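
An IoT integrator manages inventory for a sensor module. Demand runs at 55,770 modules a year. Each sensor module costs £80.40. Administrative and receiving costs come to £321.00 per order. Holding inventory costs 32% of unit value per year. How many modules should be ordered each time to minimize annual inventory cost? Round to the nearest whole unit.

Q* ≈ 1,180 modules

Holding cost H = 0.32 × £80.40 = £25.7280 per unit per year.
EOQ = √(2DS / H) = √(2 × 55,770 × 321 / 25.728).
= √(35,804,340 / 25.728) = √1,391,648.7873 ≈ 1179.682.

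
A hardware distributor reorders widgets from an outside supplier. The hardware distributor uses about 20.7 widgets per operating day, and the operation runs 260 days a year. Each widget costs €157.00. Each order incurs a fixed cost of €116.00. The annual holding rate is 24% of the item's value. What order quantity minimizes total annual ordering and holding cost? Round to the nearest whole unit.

Annual demand D = 20.7 × 260 = 5,382.
Holding cost H = 0.24 × €157.00 = €37.6800 per unit per year.
EOQ = √(2DS / H) = √(2 × 5,382 × 116 / 37.68).
= √(1,248,624 / 37.68) = √33,137.5796 ≈ 182.037.

Q* ≈ 182 widgets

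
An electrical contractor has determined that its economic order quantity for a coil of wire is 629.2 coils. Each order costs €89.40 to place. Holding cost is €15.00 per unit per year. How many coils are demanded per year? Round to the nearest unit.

The basic EOQ model gives Q* = √(2DS/H); rearrange for the unknown.
From Q* = √(2DS/H): D = Q*²H / (2S) = 629.2² × 15 / (2 × 89.4) = 33212.470.

D ≈ 33,212 coils per year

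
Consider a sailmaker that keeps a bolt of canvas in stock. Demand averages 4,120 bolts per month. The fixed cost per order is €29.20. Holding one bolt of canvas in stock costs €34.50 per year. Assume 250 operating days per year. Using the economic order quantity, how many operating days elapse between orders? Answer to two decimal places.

Annual demand D = 4,120 × 12 = 49,440.
EOQ = √(2DS/H) = √(2 × 49,440 × 29.2 / 34.5) ≈ 289.29.
Cycle time = Q*/D × 250 = 289.29 / 49,440 × 250 ≈ 1.463 days.

T ≈ 1.46 days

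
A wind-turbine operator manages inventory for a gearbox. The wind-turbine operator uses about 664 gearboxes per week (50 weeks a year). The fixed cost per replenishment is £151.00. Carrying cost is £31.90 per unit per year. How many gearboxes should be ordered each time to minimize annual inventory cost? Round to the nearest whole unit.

Annual demand D = 664 × 50 = 33,200.
EOQ = √(2DS / H) = √(2 × 33,200 × 151 / 31.9).
= √(10,026,400 / 31.9) = √314,307.21 ≈ 560.631.

Q* ≈ 561 gearboxes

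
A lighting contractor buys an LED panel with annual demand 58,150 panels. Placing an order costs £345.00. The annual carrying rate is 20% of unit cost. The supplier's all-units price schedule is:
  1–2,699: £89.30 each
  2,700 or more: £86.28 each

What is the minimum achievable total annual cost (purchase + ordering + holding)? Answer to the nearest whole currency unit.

TC* ≈ £5,047,908

Holding cost per unit per year at price C is H = 0.20·C.
Evaluate total cost at each tier's feasible EOQ or, if the EOQ is below the tier, at the tier's minimum quantity.
EOQ at £89.30 = 1498.9 (feasible in tier 1): TC = 58,150×£89.30 + (58,150/1498.9)×345 + (1498.9/2)×0.20×£89.30 = £5,219,564.49.
EOQ at £86.28 = 1524.9 < 2700, so use break Q=2700: TC = 58,150×£86.28 + (58,150/2700.0)×345 + (2700.0/2)×0.20×£86.28 = £5,047,907.88.
Lowest total cost among the candidates is at Q = 2700.0.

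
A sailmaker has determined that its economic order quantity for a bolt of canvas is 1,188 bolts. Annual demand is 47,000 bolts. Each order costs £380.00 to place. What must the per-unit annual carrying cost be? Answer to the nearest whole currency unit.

The basic EOQ model gives Q* = √(2DS/H); rearrange for the unknown.
From Q* = √(2DS/H): H = 2DS / Q*² = 2 × 47,000 × 380 / 1,188² = 25.3092.

H ≈ £25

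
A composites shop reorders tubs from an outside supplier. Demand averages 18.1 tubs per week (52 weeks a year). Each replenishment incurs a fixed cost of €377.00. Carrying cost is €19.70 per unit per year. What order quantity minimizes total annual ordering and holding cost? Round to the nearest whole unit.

Annual demand D = 18.1 × 52 = 941.2.
EOQ = √(2DS / H) = √(2 × 941.2 × 377 / 19.7).
= √(709,664.8 / 19.7) = √36,023.5939 ≈ 189.799.

Q* ≈ 190 tubs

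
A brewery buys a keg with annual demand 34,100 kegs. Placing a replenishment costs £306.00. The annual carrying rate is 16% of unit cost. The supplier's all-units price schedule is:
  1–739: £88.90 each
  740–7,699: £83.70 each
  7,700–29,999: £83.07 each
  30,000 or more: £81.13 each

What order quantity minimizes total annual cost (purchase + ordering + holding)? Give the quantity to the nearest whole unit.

Q* ≈ 1,248 kegs

Holding cost per unit per year at price C is H = 0.16·C.
Evaluate total cost at each tier's feasible EOQ or, if the EOQ is below the tier, at the tier's minimum quantity.
Tier 1 (£88.90): EOQ = 1211.3 exceeds tier's upper bound 739, so this tier is dominated.
EOQ at £83.70 = 1248.3 (feasible in tier 2): TC = 34,100×£83.70 + (34,100/1248.3)×306 + (1248.3/2)×0.16×£83.70 = £2,870,887.67.
EOQ at £83.07 = 1253.1 < 7700, so use break Q=7700: TC = 34,100×£83.07 + (34,100/7700.0)×306 + (7700.0/2)×0.16×£83.07 = £2,885,213.26.
EOQ at £81.13 = 1268.0 < 30000, so use break Q=30000: TC = 34,100×£81.13 + (34,100/30000.0)×306 + (30000.0/2)×0.16×£81.13 = £2,961,592.82.
Lowest total cost is £2,870,887.67 at Q = 1248.3.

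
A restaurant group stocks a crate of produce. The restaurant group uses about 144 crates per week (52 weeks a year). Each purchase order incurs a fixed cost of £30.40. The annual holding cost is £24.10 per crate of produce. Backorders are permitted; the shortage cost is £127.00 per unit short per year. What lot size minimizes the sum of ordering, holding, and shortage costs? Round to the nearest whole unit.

Annual demand D = 144 × 52 = 7,488.
With planned backorders, Q* = √(2DS/H) · √((H+B)/B).
√(2DS/H) = √(2 × 7,488 × 30.4 / 24.1) = 137.444.
√((H+B)/B) = √((24.1+127)/127) = 1.0908.
Q* ≈ 149.919.

Q* ≈ 150 crates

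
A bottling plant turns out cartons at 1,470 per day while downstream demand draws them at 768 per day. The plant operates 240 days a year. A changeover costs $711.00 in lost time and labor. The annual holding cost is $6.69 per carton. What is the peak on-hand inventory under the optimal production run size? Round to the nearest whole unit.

I_max ≈ 4,325 cartons

Annual demand D = 768 × 240 = 184,320.
Production build-up factor (1 − d/p) = 1 − 768/1,470 = 0.4776.
Q* = √(2DS / (H(1 − d/p))) = √(2 × 184,320 × 711 / (6.69 × 0.4776)).
= √(262,103,040 / 3.1948) ≈ 9057.599.
Maximum inventory = Q*(1 − d/p) = 9057.599 × 0.4776 ≈ 4325.466.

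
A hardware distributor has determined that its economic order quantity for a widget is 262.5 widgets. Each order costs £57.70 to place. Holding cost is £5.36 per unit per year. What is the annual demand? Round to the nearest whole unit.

Squaring Q* = √(2DS/H) gives Q*² = 2DS/H.
From Q* = √(2DS/H): D = Q*²H / (2S) = 262.5² × 5.36 / (2 × 57.7) = 3200.498.

D ≈ 3,200 widgets per year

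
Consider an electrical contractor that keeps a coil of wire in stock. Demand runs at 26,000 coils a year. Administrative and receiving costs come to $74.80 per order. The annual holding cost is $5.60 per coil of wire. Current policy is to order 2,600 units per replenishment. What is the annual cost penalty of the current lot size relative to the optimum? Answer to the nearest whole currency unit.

Extra cost ≈ $3,361 per year

EOQ = √(2DS/H) = √(2 × 26,000 × 74.8 / 5.6) ≈ 833.41.
Cost at Q* = (D/Q*)S + (Q*/2)H = √(2DSH) ≈ $4,667.09.
Cost at Q = 2,600: (26,000/2,600)×74.8 + (2,600/2)×5.6 = $748.00 + $7,280.00 = $8,028.00.
Excess = $8,028.00 − $4,667.09 = $3,360.91.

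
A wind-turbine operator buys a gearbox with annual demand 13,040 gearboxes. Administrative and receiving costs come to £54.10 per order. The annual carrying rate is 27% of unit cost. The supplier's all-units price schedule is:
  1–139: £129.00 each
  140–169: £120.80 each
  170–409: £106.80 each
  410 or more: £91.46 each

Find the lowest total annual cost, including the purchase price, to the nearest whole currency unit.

Holding cost per unit per year at price C is H = 0.27·C.
For each price level, check whether its EOQ is feasible; otherwise the best quantity at that price is the breakpoint.
Tier 1 (£129.00): EOQ = 201.3 exceeds tier's upper bound 139, so this tier is dominated.
Tier 2 (£120.80): EOQ = 208.0 exceeds tier's upper bound 169, so this tier is dominated.
EOQ at £106.80 = 221.2 (feasible in tier 3): TC = 13,040×£106.80 + (13,040/221.2)×54.1 + (221.2/2)×0.27×£106.80 = £1,399,050.52.
EOQ at £91.46 = 239.0 < 410, so use break Q=410: TC = 13,040×£91.46 + (13,040/410.0)×54.1 + (410.0/2)×0.27×£91.46 = £1,199,421.35.
Lowest total cost among the candidates is at Q = 410.0.

TC* ≈ £1,199,421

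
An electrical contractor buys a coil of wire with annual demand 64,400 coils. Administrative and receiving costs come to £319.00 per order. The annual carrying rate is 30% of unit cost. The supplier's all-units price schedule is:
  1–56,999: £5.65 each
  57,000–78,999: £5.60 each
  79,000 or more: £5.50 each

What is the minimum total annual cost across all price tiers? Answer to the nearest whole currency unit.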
************
Goal of the exercise: Above are some records; copy exactly the lines from the one with "What is the minimum achievable" through the one with "30,000 or more: £81.13 each", both included, and no others.

Reply:
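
What is the minimum achievable total annual cost (purchase + ordering + holding)? Answer to the nearest whole currency unit.

TC* ≈ £5,047,908

Holding cost per unit per year at price C is H = 0.20·C.
Evaluate total cost at each tier's feasible EOQ or, if the EOQ is below the tier, at the tier's minimum quantity.
EOQ at £89.30 = 1498.9 (feasible in tier 1): TC = 58,150×£89.30 + (58,150/1498.9)×345 + (1498.9/2)×0.20×£89.30 = £5,219,564.49.
EOQ at £86.28 = 1524.9 < 2700, so use break Q=2700: TC = 58,150×£86.28 + (58,150/2700.0)×345 + (2700.0/2)×0.20×£86.28 = £5,047,907.88.
Lowest total cost among the candidates is at Q = 2700.0.

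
A sailmaker has determined that its economic order quantity for a bolt of canvas is 1,188 bolts. Annual demand is 47,000 bolts. Each order costs £380.00 to place. What must the per-unit annual carrying cost be? Answer to the nearest whole currency unit.

The basic EOQ model gives Q* = √(2DS/H); rearrange for the unknown.
From Q* = √(2DS/H): H = 2DS / Q*² = 2 × 47,000 × 380 / 1,188² = 25.3092.

H ≈ £25

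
A composites shop reorders tubs from an outside supplier. Demand averages 18.1 tubs per week (52 weeks a year). Each replenishment incurs a fixed cost of €377.00. Carrying cost is €19.70 per unit per year. What order quantity minimizes total annual ordering and holding cost? Round to the nearest whole unit.

Annual demand D = 18.1 × 52 = 941.2.
EOQ = √(2DS / H) = √(2 × 941.2 × 377 / 19.7).
= √(709,664.8 / 19.7) = √36,023.5939 ≈ 189.799.

Q* ≈ 190 tubs

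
A brewery buys a keg with annual demand 34,100 kegs. Placing a replenishment costs £306.00. The annual carrying rate is 16% of unit cost. The supplier's all-units price schedule is:
  1–739: £88.90 each
  740–7,699: £83.70 each
  7,700–29,999: £83.07 each
  30,000 or more: £81.13 each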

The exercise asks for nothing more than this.